- Problem statement: Would you please return the lines of the entries below starting at the line that has "Alder: $50,250,000" and ending at the line that has "Ember | €121 | €111 | — | —", both included, exactly as they are?

Stored records
+---+

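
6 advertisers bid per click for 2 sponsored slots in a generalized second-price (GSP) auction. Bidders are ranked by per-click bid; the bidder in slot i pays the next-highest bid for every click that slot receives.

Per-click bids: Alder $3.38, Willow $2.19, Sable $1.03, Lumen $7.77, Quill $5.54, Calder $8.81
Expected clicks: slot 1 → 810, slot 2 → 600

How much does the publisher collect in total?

Sorting advertisers: $8.81 (Calder) > $7.77 (Lumen) > $5.54 (Quill) > …
Slot 1: Calder pays $7.77 × 810 = $6293.70
Slot 2: Lumen pays $5.54 × 600 = $3324.00
Total = $9617.70

Total revenue: $9617.70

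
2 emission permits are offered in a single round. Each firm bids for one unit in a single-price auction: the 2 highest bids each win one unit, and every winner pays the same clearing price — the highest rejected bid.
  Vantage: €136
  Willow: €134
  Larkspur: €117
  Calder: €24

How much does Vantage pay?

Vantage pays €117

Ordering the bids: 136 (Vantage), 134 (Willow), 117 (Larkspur), 24 (Calder)
The 2 highest are Vantage, Willow.
Clearing price = highest rejected bid = €117.
Vantage wins → pays €117.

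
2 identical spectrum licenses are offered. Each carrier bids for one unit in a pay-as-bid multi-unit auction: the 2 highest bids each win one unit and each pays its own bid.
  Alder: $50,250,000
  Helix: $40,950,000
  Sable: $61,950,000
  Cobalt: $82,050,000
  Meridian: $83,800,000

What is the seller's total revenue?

Sorting: 83,800,000 (Meridian), 82,050,000 (Cobalt), 61,950,000 (Sable), 50,250,000 (Alder), …
Top 2: Meridian, Cobalt.
Total revenue = 83,800,000 + 82,050,000 = $165,850,000.

Total revenue: $165,850,000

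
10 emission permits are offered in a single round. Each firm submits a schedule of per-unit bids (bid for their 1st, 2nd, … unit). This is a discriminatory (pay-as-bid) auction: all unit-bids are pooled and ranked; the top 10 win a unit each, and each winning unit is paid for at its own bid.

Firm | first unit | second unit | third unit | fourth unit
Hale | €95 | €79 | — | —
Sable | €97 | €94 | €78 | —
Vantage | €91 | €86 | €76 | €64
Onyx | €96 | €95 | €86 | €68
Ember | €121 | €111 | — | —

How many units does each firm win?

All unit-bids, highest first — top 10: 121 (Ember-1), 111 (Ember-2), 97 (Sable-1), 96 (Onyx-1), 95 (Hale-1), 95 (Onyx-2), 94 (Sable-2), 91 (Vantage-1), 86 (Vantage-2), 86 (Onyx-3)
Next rejected bid: €79 (not a price — pay-as-bid).
Allocation: Ember 2, Hale 1, Onyx 3, Sable 2, Vantage 2.

Ember 2, Hale 1, Onyx 3, Sable 2, Vantage 2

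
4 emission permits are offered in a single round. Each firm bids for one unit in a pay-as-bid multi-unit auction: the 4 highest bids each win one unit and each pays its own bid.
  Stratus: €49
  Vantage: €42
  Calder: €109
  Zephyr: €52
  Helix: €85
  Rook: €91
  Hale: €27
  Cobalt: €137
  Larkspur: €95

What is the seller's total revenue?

Total revenue: €432

Bids ranked high→low: 137 (Cobalt), 109 (Calder), 95 (Larkspur), 91 (Rook), 85 (Helix), 52 (Zephyr), …
Winners (4 units): Cobalt, Calder, Larkspur, Rook.
Total revenue = 137 + 109 + 95 + 91 = €432.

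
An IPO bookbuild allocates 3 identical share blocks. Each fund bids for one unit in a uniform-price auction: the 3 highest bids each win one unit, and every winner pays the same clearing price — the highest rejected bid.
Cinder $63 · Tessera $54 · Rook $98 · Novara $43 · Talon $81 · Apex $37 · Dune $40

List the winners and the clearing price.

Rook, Talon, Cinder; each pays $54

Ordering the bids: 98 (Rook), 81 (Talon), 63 (Cinder), 54 (Tessera), 43 (Novara), …
The 3 highest are Rook, Talon, Cinder.
First losing bid is Tessera's $54, which sets the uniform price.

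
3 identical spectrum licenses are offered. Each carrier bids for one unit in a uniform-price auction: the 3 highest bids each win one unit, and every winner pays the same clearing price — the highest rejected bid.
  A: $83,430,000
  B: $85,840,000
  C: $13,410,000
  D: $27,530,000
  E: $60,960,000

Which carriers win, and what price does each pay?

Ordering the bids: 85,840,000 (B), 83,430,000 (A), 60,960,000 (E), 27,530,000 (D), 13,410,000 (C)
The 3 highest are B, A, E.
Highest unsuccessful bid: $27,530,000 → clearing price.

B, A, E; each pays $27,530,000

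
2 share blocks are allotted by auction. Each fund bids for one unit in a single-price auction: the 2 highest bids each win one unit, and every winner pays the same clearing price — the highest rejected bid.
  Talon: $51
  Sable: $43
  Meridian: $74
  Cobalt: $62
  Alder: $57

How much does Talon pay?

Talon pays $0

Sorting: 74 (Meridian), 62 (Cobalt), 57 (Alder), 51 (Talon), …
The 2 highest are Meridian, Cobalt.
Clearing price = highest rejected bid = $57.
Talon does not win → pays $0.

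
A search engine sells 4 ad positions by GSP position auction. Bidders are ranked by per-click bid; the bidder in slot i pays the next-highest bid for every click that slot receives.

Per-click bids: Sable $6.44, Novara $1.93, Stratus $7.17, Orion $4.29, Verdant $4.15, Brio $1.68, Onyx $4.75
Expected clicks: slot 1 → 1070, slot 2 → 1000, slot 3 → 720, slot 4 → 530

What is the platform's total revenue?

Total revenue: $16929.10

Sorting advertisers: $7.17 (Stratus) > $6.44 (Sable) > $4.75 (Onyx) > $4.29 (Orion) > $4.15 (Verdant) > …
Slot 1: Stratus pays $6.44 × 1070 = $6890.80
Slot 2: Sable pays $4.75 × 1000 = $4750.00
Slot 3: Onyx pays $4.29 × 720 = $3088.80
Slot 4: Orion pays $4.15 × 530 = $2199.50
Total = $16929.10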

+---+

- Task output:
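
  Alder: $50,250,000
  Helix: $40,950,000
  Sable: $61,950,000
  Cobalt: $82,050,000
  Meridian: $83,800,000

What is the seller's total revenue?

Sorting: 83,800,000 (Meridian), 82,050,000 (Cobalt), 61,950,000 (Sable), 50,250,000 (Alder), …
Top 2: Meridian, Cobalt.
Total revenue = 83,800,000 + 82,050,000 = $165,850,000.

Total revenue: $165,850,000

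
10 emission permits are offered in a single round. Each firm submits a schedule of per-unit bids (bid for their 1st, 2nd, … unit). This is a discriminatory (pay-as-bid) auction: all unit-bids are pooled and ranked; the top 10 win a unit each, and each winning unit is paid for at its own bid.

Firm | first unit | second unit | third unit | fourth unit
Hale | €95 | €79 | — | —
Sable | €97 | €94 | €78 | —
Vantage | €91 | €86 | €76 | €64
Onyx | €96 | €95 | €86 | €68
Ember | €121 | €111 | — | —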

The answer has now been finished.